WHAT IS NEEDED:
Give the records again in full, exactly as they appear.

[[ SUPPLIED DATA open ]]

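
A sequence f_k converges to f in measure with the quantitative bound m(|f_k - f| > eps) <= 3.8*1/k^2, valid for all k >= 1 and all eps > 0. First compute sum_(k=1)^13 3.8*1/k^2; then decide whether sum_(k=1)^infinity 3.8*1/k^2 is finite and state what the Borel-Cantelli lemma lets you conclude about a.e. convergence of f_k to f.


Step 1: List the terms 3.8*1/k^2 for k = 1 to 13:
  k=1: 3.8
  k=2: 0.95
  k=3: 0.422222
  k=4: 0.2375
  k=5: 0.152
  k=6: 0.105556
  k=7: 0.077551
  k=8: 0.059375
  k=9: 0.046914
  k=10: 0.038
  k=11: 0.031405
  k=12: 0.026389
  k=13: 0.022485
Step 2: Partial sum = 3.8 + 0.95 + 0.422222 + 0.2375 + 0.152 + 0.105556 + 0.077551 + 0.059375 + 0.046914 + 0.038 + 0.031405 + 0.026389 + 0.022485
     = 5.969396
Step 3: The full series sum_(k>=1) 3.8*1/k^2 converges (p-series with p = 2 > 1; a constant multiple of a convergent series converges).
Step 4: Fix eps > 0. Since sum_k m(|f_k - f| > eps) < infinity, the Borel-Cantelli lemma gives
        m(limsup_k {|f_k - f| > eps}) = 0, i.e. for a.e. x, |f_k(x) - f(x)| <= eps for all large k.
        Applying this with eps = 1/j for j = 1, 2, ... and intersecting the countably many full-measure sets,
        for a.e. x we get limsup_k |f_k(x) - f(x)| <= 1/j for every j, hence f_k -> f almost everywhere.
Conclusion: series converges; Borel-Cantelli yields f_k -> f a.e.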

[[ SUPPLIED DATA closed ]]

WRITTEN SOLUTION:
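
A sequence f_k converges to f in measure with the quantitative bound m(|f_k - f| > eps) <= 3.8*1/k^2, valid for all k >= 1 and all eps > 0. First compute sum_(k=1)^13 3.8*1/k^2; then decide whether sum_(k=1)^infinity 3.8*1/k^2 is finite and state what the Borel-Cantelli lemma lets you conclude about a.e. convergence of f_k to f.


Step 1: List the terms 3.8*1/k^2 for k = 1 to 13:
  k=1: 3.8
  k=2: 0.95
  k=3: 0.422222
  k=4: 0.2375
  k=5: 0.152
  k=6: 0.105556
  k=7: 0.077551
  k=8: 0.059375
  k=9: 0.046914
  k=10: 0.038
  k=11: 0.031405
  k=12: 0.026389
  k=13: 0.022485
Step 2: Partial sum = 3.8 + 0.95 + 0.422222 + 0.2375 + 0.152 + 0.105556 + 0.077551 + 0.059375 + 0.046914 + 0.038 + 0.031405 + 0.026389 + 0.022485
     = 5.969396
Step 3: The full series sum_(k>=1) 3.8*1/k^2 converges (p-series with p = 2 > 1; a constant multiple of a convergent series converges).
Step 4: Fix eps > 0. Since sum_k m(|f_k - f| > eps) < infinity, the Borel-Cantelli lemma gives
        m(limsup_k {|f_k - f| > eps}) = 0, i.e. for a.e. x, |f_k(x) - f(x)| <= eps for all large k.
        Applying this with eps = 1/j for j = 1, 2, ... and intersecting the countably many full-measure sets,
        for a.e. x we get limsup_k |f_k(x) - f(x)| <= 1/j for every j, hence f_k -> f almost everywhere.
Conclusion: series converges; Borel-Cantelli yields f_k -> f a.e.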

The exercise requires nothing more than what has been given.